What the task asks: Every line in the data below that includes "length" belongs in the answer, copied as it stands.

(Dataset entries)

-=-=-

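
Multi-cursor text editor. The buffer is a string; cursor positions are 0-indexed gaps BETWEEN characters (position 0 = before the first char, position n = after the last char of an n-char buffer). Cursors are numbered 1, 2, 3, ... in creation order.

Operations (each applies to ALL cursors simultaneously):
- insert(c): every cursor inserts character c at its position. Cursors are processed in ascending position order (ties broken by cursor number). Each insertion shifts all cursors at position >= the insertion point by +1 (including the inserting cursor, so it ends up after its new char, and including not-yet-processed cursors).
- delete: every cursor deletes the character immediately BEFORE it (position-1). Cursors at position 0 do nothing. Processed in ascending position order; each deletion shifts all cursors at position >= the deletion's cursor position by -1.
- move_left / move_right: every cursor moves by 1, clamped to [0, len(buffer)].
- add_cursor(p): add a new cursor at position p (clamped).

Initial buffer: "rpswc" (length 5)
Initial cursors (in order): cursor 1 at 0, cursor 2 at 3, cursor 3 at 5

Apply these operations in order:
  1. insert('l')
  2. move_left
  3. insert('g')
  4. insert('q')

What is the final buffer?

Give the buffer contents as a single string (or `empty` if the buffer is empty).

Answer: gqlrpsgqlwcgql

Derivation:
After op 1 (insert('l')): buffer="lrpslwcl" (len 8), cursors c1@1 c2@5 c3@8, authorship 1...2..3
After op 2 (move_left): buffer="lrpslwcl" (len 8), cursors c1@0 c2@4 c3@7, authorship 1...2..3
After op 3 (insert('g')): buffer="glrpsglwcgl" (len 11), cursors c1@1 c2@6 c3@10, authorship 11...22..33
After op 4 (insert('q')): buffer="gqlrpsgqlwcgql" (len 14), cursors c1@2 c2@8 c3@13, authorship 111...222..333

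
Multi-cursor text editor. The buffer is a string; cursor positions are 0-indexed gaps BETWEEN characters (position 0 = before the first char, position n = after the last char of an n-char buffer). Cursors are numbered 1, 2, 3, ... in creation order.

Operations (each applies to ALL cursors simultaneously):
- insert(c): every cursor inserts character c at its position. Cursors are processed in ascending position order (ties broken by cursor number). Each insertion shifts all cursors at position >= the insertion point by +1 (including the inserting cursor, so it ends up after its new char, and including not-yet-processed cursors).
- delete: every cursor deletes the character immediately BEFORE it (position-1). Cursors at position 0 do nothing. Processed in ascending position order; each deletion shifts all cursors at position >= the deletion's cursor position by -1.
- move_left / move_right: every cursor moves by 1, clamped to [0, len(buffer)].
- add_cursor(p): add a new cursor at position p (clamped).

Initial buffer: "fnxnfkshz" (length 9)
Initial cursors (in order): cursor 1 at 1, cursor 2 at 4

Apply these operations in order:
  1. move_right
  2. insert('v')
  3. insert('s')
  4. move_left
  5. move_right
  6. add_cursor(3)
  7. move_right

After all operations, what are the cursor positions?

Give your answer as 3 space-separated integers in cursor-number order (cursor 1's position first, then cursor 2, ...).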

-=-=-

Written response:
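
Initial buffer: "rpswc" (length 5)
Initial buffer: "fnxnfkshz" (length 9)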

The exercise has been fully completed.